### EXERCISE DATA
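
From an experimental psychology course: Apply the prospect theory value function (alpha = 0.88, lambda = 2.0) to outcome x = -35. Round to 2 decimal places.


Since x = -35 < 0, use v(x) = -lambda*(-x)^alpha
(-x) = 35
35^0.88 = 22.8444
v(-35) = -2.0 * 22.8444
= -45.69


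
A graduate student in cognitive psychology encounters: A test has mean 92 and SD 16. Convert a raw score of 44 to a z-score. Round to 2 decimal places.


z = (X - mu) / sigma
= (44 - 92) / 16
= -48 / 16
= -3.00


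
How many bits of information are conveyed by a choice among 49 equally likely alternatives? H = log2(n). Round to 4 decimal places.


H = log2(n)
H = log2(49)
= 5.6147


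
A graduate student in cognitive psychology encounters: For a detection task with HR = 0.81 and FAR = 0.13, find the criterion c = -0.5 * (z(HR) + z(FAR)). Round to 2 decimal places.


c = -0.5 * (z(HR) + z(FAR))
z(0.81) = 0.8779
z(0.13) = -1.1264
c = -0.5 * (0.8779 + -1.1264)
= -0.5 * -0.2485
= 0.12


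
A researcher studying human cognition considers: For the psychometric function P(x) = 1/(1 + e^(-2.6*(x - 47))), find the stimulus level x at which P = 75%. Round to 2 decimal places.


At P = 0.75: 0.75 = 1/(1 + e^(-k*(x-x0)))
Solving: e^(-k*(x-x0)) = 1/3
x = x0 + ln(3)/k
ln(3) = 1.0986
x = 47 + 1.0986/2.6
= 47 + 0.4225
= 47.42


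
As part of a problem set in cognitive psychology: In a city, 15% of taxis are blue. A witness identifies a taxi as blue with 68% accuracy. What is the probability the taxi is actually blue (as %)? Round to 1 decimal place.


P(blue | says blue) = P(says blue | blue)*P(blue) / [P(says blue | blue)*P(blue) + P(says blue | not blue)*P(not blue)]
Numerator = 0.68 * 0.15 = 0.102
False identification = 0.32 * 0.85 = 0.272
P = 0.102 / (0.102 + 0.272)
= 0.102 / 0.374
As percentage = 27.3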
* * *
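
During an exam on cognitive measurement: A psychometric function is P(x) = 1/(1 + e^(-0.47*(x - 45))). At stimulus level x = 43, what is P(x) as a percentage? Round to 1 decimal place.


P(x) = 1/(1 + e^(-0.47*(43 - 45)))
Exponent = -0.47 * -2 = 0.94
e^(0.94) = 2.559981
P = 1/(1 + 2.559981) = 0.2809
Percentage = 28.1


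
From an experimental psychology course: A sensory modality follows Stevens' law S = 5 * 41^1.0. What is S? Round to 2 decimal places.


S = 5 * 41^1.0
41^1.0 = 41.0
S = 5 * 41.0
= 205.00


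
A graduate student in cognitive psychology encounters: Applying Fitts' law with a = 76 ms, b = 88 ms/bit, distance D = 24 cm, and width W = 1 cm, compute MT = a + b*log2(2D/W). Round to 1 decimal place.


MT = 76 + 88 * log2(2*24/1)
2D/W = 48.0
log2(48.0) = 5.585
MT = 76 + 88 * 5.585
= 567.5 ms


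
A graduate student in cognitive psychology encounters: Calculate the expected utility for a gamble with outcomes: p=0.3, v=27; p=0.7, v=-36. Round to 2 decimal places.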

### TASK
Could you reproduce exactly the lines of the entries above, from the one with "During an exam" through the one with "A graduate student in cognitive psychology encounters: Calculate", and nothing else?

### ANSWER SPACE
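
During an exam on cognitive measurement: A psychometric function is P(x) = 1/(1 + e^(-0.47*(x - 45))). At stimulus level x = 43, what is P(x) as a percentage? Round to 1 decimal place.


P(x) = 1/(1 + e^(-0.47*(43 - 45)))
Exponent = -0.47 * -2 = 0.94
e^(0.94) = 2.559981
P = 1/(1 + 2.559981) = 0.2809
Percentage = 28.1


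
From an experimental psychology course: A sensory modality follows Stevens' law S = 5 * 41^1.0. What is S? Round to 2 decimal places.


S = 5 * 41^1.0
41^1.0 = 41.0
S = 5 * 41.0
= 205.00


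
A graduate student in cognitive psychology encounters: Applying Fitts' law with a = 76 ms, b = 88 ms/bit, distance D = 24 cm, and width W = 1 cm, compute MT = a + b*log2(2D/W). Round to 1 decimal place.


MT = 76 + 88 * log2(2*24/1)
2D/W = 48.0
log2(48.0) = 5.585
MT = 76 + 88 * 5.585
= 567.5 ms


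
A graduate student in cognitive psychology encounters: Calculate the expected utility for a gamble with outcomes: p=0.3, v=27; p=0.7, v=-36. Round to 2 decimal places.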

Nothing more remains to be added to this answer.